Among the records, find the lines that hold the string "this" and return them.

### Dataset records
****

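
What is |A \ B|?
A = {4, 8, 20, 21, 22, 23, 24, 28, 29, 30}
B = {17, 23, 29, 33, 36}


Set A = {4, 8, 20, 21, 22, 23, 24, 28, 29, 30}
Set B = {17, 23, 29, 33, 36}
A \ B = {4, 8, 20, 21, 22, 24, 28, 30}
|A \ B| = 8

8


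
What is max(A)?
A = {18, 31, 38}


Set A = {18, 31, 38}
Elements in ascending order: 18, 31, 38
The largest element is 38.

38


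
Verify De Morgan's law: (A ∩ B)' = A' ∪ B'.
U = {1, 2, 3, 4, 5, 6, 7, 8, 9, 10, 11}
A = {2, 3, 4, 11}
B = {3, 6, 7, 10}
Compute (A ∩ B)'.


U = {1, 2, 3, 4, 5, 6, 7, 8, 9, 10, 11}
A = {2, 3, 4, 11}, B = {3, 6, 7, 10}
A ∩ B = {3}
(A ∩ B)' = U \ (A ∩ B) = {1, 2, 4, 5, 6, 7, 8, 9, 10, 11}
Verification via A' ∪ B': A' = {1, 5, 6, 7, 8, 9, 10}, B' = {1, 2, 4, 5, 8, 9, 11}
A' ∪ B' = {1, 2, 4, 5, 6, 7, 8, 9, 10, 11} ✓

{1, 2, 4, 5, 6, 7, 8, 9, 10, 11}


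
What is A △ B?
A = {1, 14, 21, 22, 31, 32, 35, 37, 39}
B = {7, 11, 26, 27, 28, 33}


Set A = {1, 14, 21, 22, 31, 32, 35, 37, 39}
Set B = {7, 11, 26, 27, 28, 33}
A △ B = (A \ B) ∪ (B \ A)
Elements in A but not B: {1, 14, 21, 22, 31, 32, 35, 37, 39}
Elements in B but not A: {7, 11, 26, 27, 28, 33}
A △ B = {1, 7, 11, 14, 21, 22, 26, 27, 28, 31, 32, 33, 35, 37, 39}

{1, 7, 11, 14, 21, 22, 26, 27, 28, 31, 32, 33, 35, 37, 39}


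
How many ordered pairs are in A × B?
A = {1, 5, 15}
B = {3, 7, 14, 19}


Set A = {1, 5, 15} has 3 elements.
Set B = {3, 7, 14, 19} has 4 elements.
|A × B| = |A| × |B| = 3 × 4 = 12

12


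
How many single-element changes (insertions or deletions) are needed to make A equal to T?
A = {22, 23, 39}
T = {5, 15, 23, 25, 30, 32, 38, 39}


Set A = {22, 23, 39}
Set T = {5, 15, 23, 25, 30, 32, 38, 39}
Elements to remove from A (in A, not in T): {22} → 1 removals
Elements to add to A (in T, not in A): {5, 15, 25, 30, 32, 38} → 6 additions
Total edits = 1 + 6 = 7

7


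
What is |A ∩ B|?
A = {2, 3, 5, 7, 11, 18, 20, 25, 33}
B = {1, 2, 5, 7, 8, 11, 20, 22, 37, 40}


Set A = {2, 3, 5, 7, 11, 18, 20, 25, 33}
Set B = {1, 2, 5, 7, 8, 11, 20, 22, 37, 40}
A ∩ B = {2, 5, 7, 11, 20}
|A ∩ B| = 5

5


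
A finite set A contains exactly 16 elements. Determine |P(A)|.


The set has 16 elements.
The power set contains all possible subsets.
|P(A)| = 2^|A| = 2^16 = 65536

65536


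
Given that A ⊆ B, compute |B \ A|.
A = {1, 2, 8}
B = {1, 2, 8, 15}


Set A = {1, 2, 8}, |A| = 3
Set B = {1, 2, 8, 15}, |B| = 4
Since A ⊆ B: B \ A = {15}
|B| - |A| = 4 - 3 = 1

1


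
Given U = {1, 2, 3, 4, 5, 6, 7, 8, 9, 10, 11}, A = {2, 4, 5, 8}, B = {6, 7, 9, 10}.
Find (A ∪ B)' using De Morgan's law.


U = {1, 2, 3, 4, 5, 6, 7, 8, 9, 10, 11}
A = {2, 4, 5, 8}, B = {6, 7, 9, 10}
A ∪ B = {2, 4, 5, 6, 7, 8, 9, 10}
(A ∪ B)' = U \ (A ∪ B) = {1, 3, 11}
Verification via A' ∩ B': A' = {1, 3, 6, 7, 9, 10, 11}, B' = {1, 2, 3, 4, 5, 8, 11}
A' ∩ B' = {1, 3, 11} ✓

{1, 3, 11}


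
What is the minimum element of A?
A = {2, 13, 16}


Set A = {2, 13, 16}
Elements in ascending order: 2, 13, 16
The smallest element is 2.

2


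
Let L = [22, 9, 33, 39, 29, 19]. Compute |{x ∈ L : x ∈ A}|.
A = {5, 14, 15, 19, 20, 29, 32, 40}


Set A = {5, 14, 15, 19, 20, 29, 32, 40}
Candidates: [22, 9, 33, 39, 29, 19]
Check each candidate:
22 ∉ A, 9 ∉ A, 33 ∉ A, 39 ∉ A, 29 ∈ A, 19 ∈ A
Count of candidates in A: 2

2


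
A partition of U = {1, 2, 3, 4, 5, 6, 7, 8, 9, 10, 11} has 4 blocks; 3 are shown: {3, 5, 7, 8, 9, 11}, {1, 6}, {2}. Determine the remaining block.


U = {1, 2, 3, 4, 5, 6, 7, 8, 9, 10, 11}
Shown blocks: {3, 5, 7, 8, 9, 11}, {1, 6}, {2}
A partition's blocks are pairwise disjoint and cover U, so the missing block = U \ (union of shown blocks).
Union of shown blocks: {1, 2, 3, 5, 6, 7, 8, 9, 11}
Missing block = U \ (union) = {4, 10}

{4, 10}


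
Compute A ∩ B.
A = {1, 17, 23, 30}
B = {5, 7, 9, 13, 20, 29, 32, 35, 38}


Set A = {1, 17, 23, 30}
Set B = {5, 7, 9, 13, 20, 29, 32, 35, 38}
A ∩ B includes only elements in both sets.
Check each element of A against B:
1 ✗, 17 ✗, 23 ✗, 30 ✗
A ∩ B = {}

{}


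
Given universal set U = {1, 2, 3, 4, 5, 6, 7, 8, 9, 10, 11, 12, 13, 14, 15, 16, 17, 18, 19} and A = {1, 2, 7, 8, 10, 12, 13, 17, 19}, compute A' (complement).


Universal set U = {1, 2, 3, 4, 5, 6, 7, 8, 9, 10, 11, 12, 13, 14, 15, 16, 17, 18, 19}
Set A = {1, 2, 7, 8, 10, 12, 13, 17, 19}
A' = U \ A = elements in U but not in A
Checking each element of U:
1 (in A, exclude), 2 (in A, exclude), 3 (not in A, include), 4 (not in A, include), 5 (not in A, include), 6 (not in A, include), 7 (in A, exclude), 8 (in A, exclude), 9 (not in A, include), 10 (in A, exclude), 11 (not in A, include), 12 (in A, exclude), 13 (in A, exclude), 14 (not in A, include), 15 (not in A, include), 16 (not in A, include), 17 (in A, exclude), 18 (not in A, include), 19 (in A, exclude)
A' = {3, 4, 5, 6, 9, 11, 14, 15, 16, 18}

{3, 4, 5, 6, 9, 11, 14, 15, 16, 18}


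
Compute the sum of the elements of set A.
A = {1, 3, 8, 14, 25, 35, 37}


Set A = {1, 3, 8, 14, 25, 35, 37}
Sum = 1 + 3 + 8 + 14 + 25 + 35 + 37 = 123

123


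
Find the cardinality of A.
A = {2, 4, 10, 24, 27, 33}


Set A = {2, 4, 10, 24, 27, 33}
Listing elements: 2, 4, 10, 24, 27, 33
Counting: 6 elements
|A| = 6

6


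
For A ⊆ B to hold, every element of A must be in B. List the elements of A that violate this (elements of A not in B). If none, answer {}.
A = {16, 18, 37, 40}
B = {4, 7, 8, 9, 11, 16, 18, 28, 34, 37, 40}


Set A = {16, 18, 37, 40}
Set B = {4, 7, 8, 9, 11, 16, 18, 28, 34, 37, 40}
Check each element of A against B:
16 ∈ B, 18 ∈ B, 37 ∈ B, 40 ∈ B
Elements of A not in B: {}

{}


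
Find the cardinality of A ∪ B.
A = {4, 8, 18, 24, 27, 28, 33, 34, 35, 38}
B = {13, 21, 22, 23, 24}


Set A = {4, 8, 18, 24, 27, 28, 33, 34, 35, 38}, |A| = 10
Set B = {13, 21, 22, 23, 24}, |B| = 5
A ∩ B = {24}, |A ∩ B| = 1
|A ∪ B| = |A| + |B| - |A ∩ B| = 10 + 5 - 1 = 14

14


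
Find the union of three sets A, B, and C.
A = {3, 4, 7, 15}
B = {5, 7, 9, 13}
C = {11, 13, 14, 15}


Set A = {3, 4, 7, 15}
Set B = {5, 7, 9, 13}
Set C = {11, 13, 14, 15}
First, A ∪ B = {3, 4, 5, 7, 9, 13, 15}
Then, (A ∪ B) ∪ C = {3, 4, 5, 7, 9, 11, 13, 14, 15}

{3, 4, 5, 7, 9, 11, 13, 14, 15}


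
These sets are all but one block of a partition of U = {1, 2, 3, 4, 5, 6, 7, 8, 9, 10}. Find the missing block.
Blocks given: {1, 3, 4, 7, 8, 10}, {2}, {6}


U = {1, 2, 3, 4, 5, 6, 7, 8, 9, 10}
Shown blocks: {1, 3, 4, 7, 8, 10}, {2}, {6}
A partition's blocks are pairwise disjoint and cover U, so the missing block = U \ (union of shown blocks).
Union of shown blocks: {1, 2, 3, 4, 6, 7, 8, 10}
Missing block = U \ (union) = {5, 9}

{5, 9}


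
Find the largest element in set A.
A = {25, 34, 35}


Set A = {25, 34, 35}
Elements in ascending order: 25, 34, 35
The largest element is 35.

35


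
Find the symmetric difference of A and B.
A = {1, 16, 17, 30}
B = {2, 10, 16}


Set A = {1, 16, 17, 30}
Set B = {2, 10, 16}
A △ B = (A \ B) ∪ (B \ A)
Elements in A but not B: {1, 17, 30}
Elements in B but not A: {2, 10}
A △ B = {1, 2, 10, 17, 30}

{1, 2, 10, 17, 30}


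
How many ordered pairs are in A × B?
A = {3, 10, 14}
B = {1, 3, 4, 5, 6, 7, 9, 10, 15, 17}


Set A = {3, 10, 14} has 3 elements.
Set B = {1, 3, 4, 5, 6, 7, 9, 10, 15, 17} has 10 elements.
|A × B| = |A| × |B| = 3 × 10 = 30

30


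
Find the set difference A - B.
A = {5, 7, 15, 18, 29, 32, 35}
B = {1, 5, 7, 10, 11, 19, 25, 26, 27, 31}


Set A = {5, 7, 15, 18, 29, 32, 35}
Set B = {1, 5, 7, 10, 11, 19, 25, 26, 27, 31}
A \ B includes elements in A that are not in B.
Check each element of A:
5 (in B, remove), 7 (in B, remove), 15 (not in B, keep), 18 (not in B, keep), 29 (not in B, keep), 32 (not in B, keep), 35 (not in B, keep)
A \ B = {15, 18, 29, 32, 35}

{15, 18, 29, 32, 35}


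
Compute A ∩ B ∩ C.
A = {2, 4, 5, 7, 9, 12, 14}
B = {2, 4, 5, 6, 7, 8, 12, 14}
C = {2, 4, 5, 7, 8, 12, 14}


Set A = {2, 4, 5, 7, 9, 12, 14}
Set B = {2, 4, 5, 6, 7, 8, 12, 14}
Set C = {2, 4, 5, 7, 8, 12, 14}
First, A ∩ B = {2, 4, 5, 7, 12, 14}
Then, (A ∩ B) ∩ C = {2, 4, 5, 7, 12, 14}

{2, 4, 5, 7, 12, 14}


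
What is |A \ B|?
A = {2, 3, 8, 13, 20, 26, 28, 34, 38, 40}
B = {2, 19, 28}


Set A = {2, 3, 8, 13, 20, 26, 28, 34, 38, 40}
Set B = {2, 19, 28}
A \ B = {3, 8, 13, 20, 26, 34, 38, 40}
|A \ B| = 8

8


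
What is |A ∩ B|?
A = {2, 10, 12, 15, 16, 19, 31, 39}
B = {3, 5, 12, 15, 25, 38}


Set A = {2, 10, 12, 15, 16, 19, 31, 39}
Set B = {3, 5, 12, 15, 25, 38}
A ∩ B = {12, 15}
|A ∩ B| = 2

2


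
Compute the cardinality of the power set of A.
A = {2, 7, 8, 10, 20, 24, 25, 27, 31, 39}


Set A = {2, 7, 8, 10, 20, 24, 25, 27, 31, 39}
|A| = 10
The power set P(A) contains all subsets of A.
|P(A)| = 2^|A| = 2^10 = 1024

1024


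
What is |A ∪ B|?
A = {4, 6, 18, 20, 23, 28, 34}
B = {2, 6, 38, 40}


Set A = {4, 6, 18, 20, 23, 28, 34}, |A| = 7
Set B = {2, 6, 38, 40}, |B| = 4
A ∩ B = {6}, |A ∩ B| = 1
|A ∪ B| = |A| + |B| - |A ∩ B| = 7 + 4 - 1 = 10

10


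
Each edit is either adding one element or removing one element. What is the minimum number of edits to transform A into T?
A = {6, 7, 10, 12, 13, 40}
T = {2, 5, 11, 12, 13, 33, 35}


Set A = {6, 7, 10, 12, 13, 40}
Set T = {2, 5, 11, 12, 13, 33, 35}
Elements to remove from A (in A, not in T): {6, 7, 10, 40} → 4 removals
Elements to add to A (in T, not in A): {2, 5, 11, 33, 35} → 5 additions
Total edits = 4 + 5 = 9

9


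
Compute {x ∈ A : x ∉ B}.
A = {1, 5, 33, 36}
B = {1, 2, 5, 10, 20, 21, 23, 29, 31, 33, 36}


Set A = {1, 5, 33, 36}
Set B = {1, 2, 5, 10, 20, 21, 23, 29, 31, 33, 36}
Check each element of A against B:
1 ∈ B, 5 ∈ B, 33 ∈ B, 36 ∈ B
Elements of A not in B: {}

{}


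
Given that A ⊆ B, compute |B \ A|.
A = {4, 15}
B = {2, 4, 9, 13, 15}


Set A = {4, 15}, |A| = 2
Set B = {2, 4, 9, 13, 15}, |B| = 5
Since A ⊆ B: B \ A = {2, 9, 13}
|B| - |A| = 5 - 2 = 3

3


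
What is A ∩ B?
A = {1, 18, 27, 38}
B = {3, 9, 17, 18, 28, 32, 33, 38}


Set A = {1, 18, 27, 38}
Set B = {3, 9, 17, 18, 28, 32, 33, 38}
A ∩ B includes only elements in both sets.
Check each element of A against B:
1 ✗, 18 ✓, 27 ✗, 38 ✓
A ∩ B = {18, 38}

{18, 38}


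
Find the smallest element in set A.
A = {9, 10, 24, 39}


Set A = {9, 10, 24, 39}
Elements in ascending order: 9, 10, 24, 39
The smallest element is 9.

9


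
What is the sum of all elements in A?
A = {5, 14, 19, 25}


Set A = {5, 14, 19, 25}
Sum = 5 + 14 + 19 + 25 = 63

63


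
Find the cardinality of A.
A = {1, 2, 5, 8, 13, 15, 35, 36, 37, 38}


Set A = {1, 2, 5, 8, 13, 15, 35, 36, 37, 38}
Listing elements: 1, 2, 5, 8, 13, 15, 35, 36, 37, 38
Counting: 10 elements
|A| = 10

10


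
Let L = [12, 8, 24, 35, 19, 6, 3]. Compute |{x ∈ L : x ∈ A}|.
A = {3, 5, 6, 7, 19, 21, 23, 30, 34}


Set A = {3, 5, 6, 7, 19, 21, 23, 30, 34}
Candidates: [12, 8, 24, 35, 19, 6, 3]
Check each candidate:
12 ∉ A, 8 ∉ A, 24 ∉ A, 35 ∉ A, 19 ∈ A, 6 ∈ A, 3 ∈ A
Count of candidates in A: 3

3


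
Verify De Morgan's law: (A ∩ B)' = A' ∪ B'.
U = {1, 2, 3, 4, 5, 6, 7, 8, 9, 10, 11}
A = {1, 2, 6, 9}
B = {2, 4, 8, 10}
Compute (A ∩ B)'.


U = {1, 2, 3, 4, 5, 6, 7, 8, 9, 10, 11}
A = {1, 2, 6, 9}, B = {2, 4, 8, 10}
A ∩ B = {2}
(A ∩ B)' = U \ (A ∩ B) = {1, 3, 4, 5, 6, 7, 8, 9, 10, 11}
Verification via A' ∪ B': A' = {3, 4, 5, 7, 8, 10, 11}, B' = {1, 3, 5, 6, 7, 9, 11}
A' ∪ B' = {1, 3, 4, 5, 6, 7, 8, 9, 10, 11} ✓

{1, 3, 4, 5, 6, 7, 8, 9, 10, 11}


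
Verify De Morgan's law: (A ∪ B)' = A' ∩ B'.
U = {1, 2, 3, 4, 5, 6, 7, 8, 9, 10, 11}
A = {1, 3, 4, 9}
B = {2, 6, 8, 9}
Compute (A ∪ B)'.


U = {1, 2, 3, 4, 5, 6, 7, 8, 9, 10, 11}
A = {1, 3, 4, 9}, B = {2, 6, 8, 9}
A ∪ B = {1, 2, 3, 4, 6, 8, 9}
(A ∪ B)' = U \ (A ∪ B) = {5, 7, 10, 11}
Verification via A' ∩ B': A' = {2, 5, 6, 7, 8, 10, 11}, B' = {1, 3, 4, 5, 7, 10, 11}
A' ∩ B' = {5, 7, 10, 11} ✓

{5, 7, 10, 11}


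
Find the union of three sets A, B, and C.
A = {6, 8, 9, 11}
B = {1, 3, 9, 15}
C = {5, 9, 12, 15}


Set A = {6, 8, 9, 11}
Set B = {1, 3, 9, 15}
Set C = {5, 9, 12, 15}
First, A ∪ B = {1, 3, 6, 8, 9, 11, 15}
Then, (A ∪ B) ∪ C = {1, 3, 5, 6, 8, 9, 11, 12, 15}

{1, 3, 5, 6, 8, 9, 11, 12, 15}


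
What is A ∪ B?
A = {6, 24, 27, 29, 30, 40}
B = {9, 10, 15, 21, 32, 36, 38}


Set A = {6, 24, 27, 29, 30, 40}
Set B = {9, 10, 15, 21, 32, 36, 38}
A ∪ B includes all elements in either set.
Elements from A: {6, 24, 27, 29, 30, 40}
Elements from B not already included: {9, 10, 15, 21, 32, 36, 38}
A ∪ B = {6, 9, 10, 15, 21, 24, 27, 29, 30, 32, 36, 38, 40}

{6, 9, 10, 15, 21, 24, 27, 29, 30, 32, 36, 38, 40}


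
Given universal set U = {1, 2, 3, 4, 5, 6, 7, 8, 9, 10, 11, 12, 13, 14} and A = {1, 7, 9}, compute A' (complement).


Universal set U = {1, 2, 3, 4, 5, 6, 7, 8, 9, 10, 11, 12, 13, 14}
Set A = {1, 7, 9}
A' = U \ A = elements in U but not in A
Checking each element of U:
1 (in A, exclude), 2 (not in A, include), 3 (not in A, include), 4 (not in A, include), 5 (not in A, include), 6 (not in A, include), 7 (in A, exclude), 8 (not in A, include), 9 (in A, exclude), 10 (not in A, include), 11 (not in A, include), 12 (not in A, include), 13 (not in A, include), 14 (not in A, include)
A' = {2, 3, 4, 5, 6, 8, 10, 11, 12, 13, 14}

{2, 3, 4, 5, 6, 8, 10, 11, 12, 13, 14}


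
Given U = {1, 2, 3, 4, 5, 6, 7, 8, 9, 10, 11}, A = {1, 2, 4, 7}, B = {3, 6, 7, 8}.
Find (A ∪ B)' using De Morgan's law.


U = {1, 2, 3, 4, 5, 6, 7, 8, 9, 10, 11}
A = {1, 2, 4, 7}, B = {3, 6, 7, 8}
A ∪ B = {1, 2, 3, 4, 6, 7, 8}
(A ∪ B)' = U \ (A ∪ B) = {5, 9, 10, 11}
Verification via A' ∩ B': A' = {3, 5, 6, 8, 9, 10, 11}, B' = {1, 2, 4, 5, 9, 10, 11}
A' ∩ B' = {5, 9, 10, 11} ✓

{5, 9, 10, 11}


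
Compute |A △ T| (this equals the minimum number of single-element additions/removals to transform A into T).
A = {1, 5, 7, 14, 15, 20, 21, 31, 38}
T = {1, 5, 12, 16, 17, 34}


Set A = {1, 5, 7, 14, 15, 20, 21, 31, 38}
Set T = {1, 5, 12, 16, 17, 34}
Elements to remove from A (in A, not in T): {7, 14, 15, 20, 21, 31, 38} → 7 removals
Elements to add to A (in T, not in A): {12, 16, 17, 34} → 4 additions
Total edits = 7 + 4 = 11

11


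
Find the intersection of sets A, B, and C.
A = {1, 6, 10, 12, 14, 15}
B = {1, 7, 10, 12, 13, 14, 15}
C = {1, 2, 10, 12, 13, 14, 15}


Set A = {1, 6, 10, 12, 14, 15}
Set B = {1, 7, 10, 12, 13, 14, 15}
Set C = {1, 2, 10, 12, 13, 14, 15}
First, A ∩ B = {1, 10, 12, 14, 15}
Then, (A ∩ B) ∩ C = {1, 10, 12, 14, 15}

{1, 10, 12, 14, 15}


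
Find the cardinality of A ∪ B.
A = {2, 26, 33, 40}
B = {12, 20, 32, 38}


Set A = {2, 26, 33, 40}, |A| = 4
Set B = {12, 20, 32, 38}, |B| = 4
A ∩ B = {}, |A ∩ B| = 0
|A ∪ B| = |A| + |B| - |A ∩ B| = 4 + 4 - 0 = 8

8


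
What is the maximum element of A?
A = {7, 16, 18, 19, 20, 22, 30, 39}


Set A = {7, 16, 18, 19, 20, 22, 30, 39}
Elements in ascending order: 7, 16, 18, 19, 20, 22, 30, 39
The largest element is 39.

39


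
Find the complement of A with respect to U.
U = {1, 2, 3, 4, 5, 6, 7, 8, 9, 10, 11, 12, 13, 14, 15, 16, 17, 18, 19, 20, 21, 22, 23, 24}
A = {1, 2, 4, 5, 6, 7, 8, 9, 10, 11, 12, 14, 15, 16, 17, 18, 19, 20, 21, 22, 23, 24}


Universal set U = {1, 2, 3, 4, 5, 6, 7, 8, 9, 10, 11, 12, 13, 14, 15, 16, 17, 18, 19, 20, 21, 22, 23, 24}
Set A = {1, 2, 4, 5, 6, 7, 8, 9, 10, 11, 12, 14, 15, 16, 17, 18, 19, 20, 21, 22, 23, 24}
A' = U \ A = elements in U but not in A
Checking each element of U:
1 (in A, exclude), 2 (in A, exclude), 3 (not in A, include), 4 (in A, exclude), 5 (in A, exclude), 6 (in A, exclude), 7 (in A, exclude), 8 (in A, exclude), 9 (in A, exclude), 10 (in A, exclude), 11 (in A, exclude), 12 (in A, exclude), 13 (not in A, include), 14 (in A, exclude), 15 (in A, exclude), 16 (in A, exclude), 17 (in A, exclude), 18 (in A, exclude), 19 (in A, exclude), 20 (in A, exclude), 21 (in A, exclude), 22 (in A, exclude), 23 (in A, exclude), 24 (in A, exclude)
A' = {3, 13}

{3, 13}


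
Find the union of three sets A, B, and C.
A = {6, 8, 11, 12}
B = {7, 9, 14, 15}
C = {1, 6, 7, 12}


Set A = {6, 8, 11, 12}
Set B = {7, 9, 14, 15}
Set C = {1, 6, 7, 12}
First, A ∪ B = {6, 7, 8, 9, 11, 12, 14, 15}
Then, (A ∪ B) ∪ C = {1, 6, 7, 8, 9, 11, 12, 14, 15}

{1, 6, 7, 8, 9, 11, 12, 14, 15}


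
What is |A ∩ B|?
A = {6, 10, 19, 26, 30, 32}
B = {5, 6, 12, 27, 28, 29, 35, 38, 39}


Set A = {6, 10, 19, 26, 30, 32}
Set B = {5, 6, 12, 27, 28, 29, 35, 38, 39}
A ∩ B = {6}
|A ∩ B| = 1

1


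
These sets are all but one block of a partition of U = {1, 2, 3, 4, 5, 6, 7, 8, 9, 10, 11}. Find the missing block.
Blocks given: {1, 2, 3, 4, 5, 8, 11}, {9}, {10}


U = {1, 2, 3, 4, 5, 6, 7, 8, 9, 10, 11}
Shown blocks: {1, 2, 3, 4, 5, 8, 11}, {9}, {10}
A partition's blocks are pairwise disjoint and cover U, so the missing block = U \ (union of shown blocks).
Union of shown blocks: {1, 2, 3, 4, 5, 8, 9, 10, 11}
Missing block = U \ (union) = {6, 7}

{6, 7}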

****

### Your solution
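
For A ⊆ B to hold, every element of A must be in B. List the elements of A that violate this (elements of A not in B). If none, answer {}.
Compute |A △ T| (this equals the minimum number of single-element additions/removals to transform A into T).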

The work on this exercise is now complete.